Records for the exercise section start

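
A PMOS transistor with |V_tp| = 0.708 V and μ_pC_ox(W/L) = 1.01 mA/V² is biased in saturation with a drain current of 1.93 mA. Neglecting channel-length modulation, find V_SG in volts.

In saturation I_D = ½ k_p (V_SG − |V_tp|)², so V_SG − |V_tp| = √(2 I_D / k_p) = √(2 × 1.93 / 1.01) = 1.95 V.
V_SG = 0.708 + 1.95 = 2.66 V.

V_SG = 2.66 V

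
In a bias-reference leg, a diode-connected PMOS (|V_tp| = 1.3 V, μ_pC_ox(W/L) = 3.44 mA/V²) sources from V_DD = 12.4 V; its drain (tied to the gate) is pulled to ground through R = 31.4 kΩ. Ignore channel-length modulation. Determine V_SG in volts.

V_SG = 1.74 V

With gate tied to drain, V_SG = V_SD ≥ V_SG − |V_tp|, so the device is in saturation.
KCL at the drain: ½ k_p (V_SG − |V_tp|)² = (V_DD − V_SG)/R.
Let x = V_SG − 1.3. Then 54 x² + x − 11.1 = 0, giving x = 0.444 V (positive root), so V_SG = 1.74 V.
I_D = (V_DD − V_SG)/R = (12.4 − 1.74) / 31.4 = 0.339 mA.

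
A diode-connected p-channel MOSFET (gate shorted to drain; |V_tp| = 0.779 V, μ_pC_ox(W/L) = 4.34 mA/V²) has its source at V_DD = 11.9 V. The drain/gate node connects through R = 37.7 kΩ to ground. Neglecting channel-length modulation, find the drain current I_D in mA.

With gate tied to drain, V_SG = V_SD ≥ V_SG − |V_tp|, so the device is in saturation.
KCL at the drain: ½ k_p (V_SG − |V_tp|)² = (V_DD − V_SG)/R.
Let x = V_SG − 0.779. Then 81.8 x² + x − 11.12 = 0, giving x = 0.363 V (positive root), so V_SG = 1.14 V.
I_D = (V_DD − V_SG)/R = (11.9 − 1.14) / 37.7 = 0.285 mA.

I_D = 0.285 mA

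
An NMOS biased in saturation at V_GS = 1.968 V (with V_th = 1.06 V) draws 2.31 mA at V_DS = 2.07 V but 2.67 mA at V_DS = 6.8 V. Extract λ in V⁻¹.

λ = 0.0354 V⁻¹

With V_GS fixed, I_D ∝ (1 + λ V_DS) in saturation, so I_D2/I_D1 = (1 + λ V_DS2)/(1 + λ V_DS1).
2.67/2.31 = 1.156 = (1 + 6.8 λ)/(1 + 2.07 λ).
Solving: λ (I_D1 V_DS2 − I_D2 V_DS1) = I_D2 − I_D1, so λ = (2.67 − 2.31) / (2.31 × 6.8 − 2.67 × 2.07) = 0.36 / 10.2 = 0.0354 V⁻¹.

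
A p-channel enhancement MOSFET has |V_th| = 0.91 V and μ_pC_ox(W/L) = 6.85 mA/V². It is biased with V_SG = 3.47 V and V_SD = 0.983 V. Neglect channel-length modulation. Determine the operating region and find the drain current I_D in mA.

Triode; I_D = 13.9 mA

V_ov = V_SG − |V_th| = 3.47 − 0.91 = 2.56 V.
Since V_SD = 0.983 V < V_ov = 2.56 V, the device is in the triode region.
I_D = k_p [V_ov · V_SD − ½ V_SD²] = 6.85 × [2.56 × 0.983 − 0.5 × 0.983²] = 13.9 mA.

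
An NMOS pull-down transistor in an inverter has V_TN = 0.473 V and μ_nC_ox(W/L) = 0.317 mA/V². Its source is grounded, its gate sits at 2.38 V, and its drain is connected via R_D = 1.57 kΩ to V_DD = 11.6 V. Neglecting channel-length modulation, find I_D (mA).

V_GS = V_G = 2.38 V, so V_ov = 2.38 − 0.473 = 1.91 V.
Assume saturation: I_D = ½ k_n V_ov² = 0.5 × 0.317 × 1.91² = 0.576 mA, giving V_DS = V_DD − I_D R_D = 11.6 − 0.576 × 1.57 = 10.7 V.
V_DS = 10.7 V ≥ V_ov = 1.91 V, confirming saturation.

I_D = 0.576 mA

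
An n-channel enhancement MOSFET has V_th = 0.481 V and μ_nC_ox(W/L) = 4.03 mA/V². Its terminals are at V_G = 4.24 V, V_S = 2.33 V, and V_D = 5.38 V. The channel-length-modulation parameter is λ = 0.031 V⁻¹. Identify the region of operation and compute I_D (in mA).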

Records for the exercise section end

• **What you need to do**
Using the data above, restate every record word for word.

• **Task output**
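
A PMOS transistor with |V_tp| = 0.708 V and μ_pC_ox(W/L) = 1.01 mA/V² is biased in saturation with a drain current of 1.93 mA. Neglecting channel-length modulation, find V_SG in volts.

In saturation I_D = ½ k_p (V_SG − |V_tp|)², so V_SG − |V_tp| = √(2 I_D / k_p) = √(2 × 1.93 / 1.01) = 1.95 V.
V_SG = 0.708 + 1.95 = 2.66 V.

V_SG = 2.66 V

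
In a bias-reference leg, a diode-connected PMOS (|V_tp| = 1.3 V, μ_pC_ox(W/L) = 3.44 mA/V²) sources from V_DD = 12.4 V; its drain (tied to the gate) is pulled to ground through R = 31.4 kΩ. Ignore channel-length modulation. Determine V_SG in volts.

V_SG = 1.74 V

With gate tied to drain, V_SG = V_SD ≥ V_SG − |V_tp|, so the device is in saturation.
KCL at the drain: ½ k_p (V_SG − |V_tp|)² = (V_DD − V_SG)/R.
Let x = V_SG − 1.3. Then 54 x² + x − 11.1 = 0, giving x = 0.444 V (positive root), so V_SG = 1.74 V.
I_D = (V_DD − V_SG)/R = (12.4 − 1.74) / 31.4 = 0.339 mA.

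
A diode-connected p-channel MOSFET (gate shorted to drain; |V_tp| = 0.779 V, μ_pC_ox(W/L) = 4.34 mA/V²) has its source at V_DD = 11.9 V. The drain/gate node connects through R = 37.7 kΩ to ground. Neglecting channel-length modulation, find the drain current I_D in mA.

With gate tied to drain, V_SG = V_SD ≥ V_SG − |V_tp|, so the device is in saturation.
KCL at the drain: ½ k_p (V_SG − |V_tp|)² = (V_DD − V_SG)/R.
Let x = V_SG − 0.779. Then 81.8 x² + x − 11.12 = 0, giving x = 0.363 V (positive root), so V_SG = 1.14 V.
I_D = (V_DD − V_SG)/R = (11.9 − 1.14) / 37.7 = 0.285 mA.

I_D = 0.285 mA

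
An NMOS biased in saturation at V_GS = 1.968 V (with V_th = 1.06 V) draws 2.31 mA at V_DS = 2.07 V but 2.67 mA at V_DS = 6.8 V. Extract λ in V⁻¹.

λ = 0.0354 V⁻¹

With V_GS fixed, I_D ∝ (1 + λ V_DS) in saturation, so I_D2/I_D1 = (1 + λ V_DS2)/(1 + λ V_DS1).
2.67/2.31 = 1.156 = (1 + 6.8 λ)/(1 + 2.07 λ).
Solving: λ (I_D1 V_DS2 − I_D2 V_DS1) = I_D2 − I_D1, so λ = (2.67 − 2.31) / (2.31 × 6.8 − 2.67 × 2.07) = 0.36 / 10.2 = 0.0354 V⁻¹.

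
A p-channel enhancement MOSFET has |V_th| = 0.91 V and μ_pC_ox(W/L) = 6.85 mA/V². It is biased with V_SG = 3.47 V and V_SD = 0.983 V. Neglect channel-length modulation. Determine the operating region and find the drain current I_D in mA.

Triode; I_D = 13.9 mA

V_ov = V_SG − |V_th| = 3.47 − 0.91 = 2.56 V.
Since V_SD = 0.983 V < V_ov = 2.56 V, the device is in the triode region.
I_D = k_p [V_ov · V_SD − ½ V_SD²] = 6.85 × [2.56 × 0.983 − 0.5 × 0.983²] = 13.9 mA.

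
An NMOS pull-down transistor in an inverter has V_TN = 0.473 V and μ_nC_ox(W/L) = 0.317 mA/V². Its source is grounded, its gate sits at 2.38 V, and its drain is connected via R_D = 1.57 kΩ to V_DD = 11.6 V. Neglecting channel-length modulation, find I_D (mA).

V_GS = V_G = 2.38 V, so V_ov = 2.38 − 0.473 = 1.91 V.
Assume saturation: I_D = ½ k_n V_ov² = 0.5 × 0.317 × 1.91² = 0.576 mA, giving V_DS = V_DD − I_D R_D = 11.6 − 0.576 × 1.57 = 10.7 V.
V_DS = 10.7 V ≥ V_ov = 1.91 V, confirming saturation.

I_D = 0.576 mA

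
An n-channel enhancement MOSFET has V_th = 0.481 V and μ_nC_ox(W/L) = 4.03 mA/V². Its terminals are at V_G = 4.24 V, V_S = 2.33 V, and V_D = 5.38 V. The channel-length-modulation parameter is λ = 0.031 V⁻¹. Identify the region of operation and compute I_D (in mA).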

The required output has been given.